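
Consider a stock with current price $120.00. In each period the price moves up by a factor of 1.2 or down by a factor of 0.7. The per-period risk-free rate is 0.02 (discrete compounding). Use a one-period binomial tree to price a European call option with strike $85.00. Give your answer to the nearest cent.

$37.02

Risk-neutral probability p = (1 + 0.02 − 0.7)/(1.2 − 0.7) = 0.3200/0.5000 = 0.6400
Terminal stock prices: S_u = 144, S_d = 84
Terminal payoffs (S − K): max(59, 0) = 59, max(-1, 0) = 0
Node 0 (S = 120): V_0 = 1/1.02·[0.6400·59.0000 + 0.3600·0.0000] = 37.0196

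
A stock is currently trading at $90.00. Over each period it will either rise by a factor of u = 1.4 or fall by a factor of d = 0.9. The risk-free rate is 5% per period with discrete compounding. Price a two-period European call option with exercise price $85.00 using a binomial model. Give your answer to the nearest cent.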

--------

Please reproduce every line of the material word for word.

» Response for this exercise
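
Consider a stock with current price $120.00. In each period the price moves up by a factor of 1.2 or down by a factor of 0.7. The per-period risk-free rate is 0.02 (discrete compounding). Use a one-period binomial tree to price a European call option with strike $85.00. Give your answer to the nearest cent.

$37.02

Risk-neutral probability p = (1 + 0.02 − 0.7)/(1.2 − 0.7) = 0.3200/0.5000 = 0.6400
Terminal stock prices: S_u = 144, S_d = 84
Terminal payoffs (S − K): max(59, 0) = 59, max(-1, 0) = 0
Node 0 (S = 120): V_0 = 1/1.02·[0.6400·59.0000 + 0.3600·0.0000] = 37.0196

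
A stock is currently trading at $90.00. Over each period it will either rise by a factor of u = 1.4 or fall by a factor of d = 0.9. The risk-free rate is 5% per period with discrete compounding. Price a two-period European call option with exercise price $85.00 using a binomial model. Give your answer to the nearest cent.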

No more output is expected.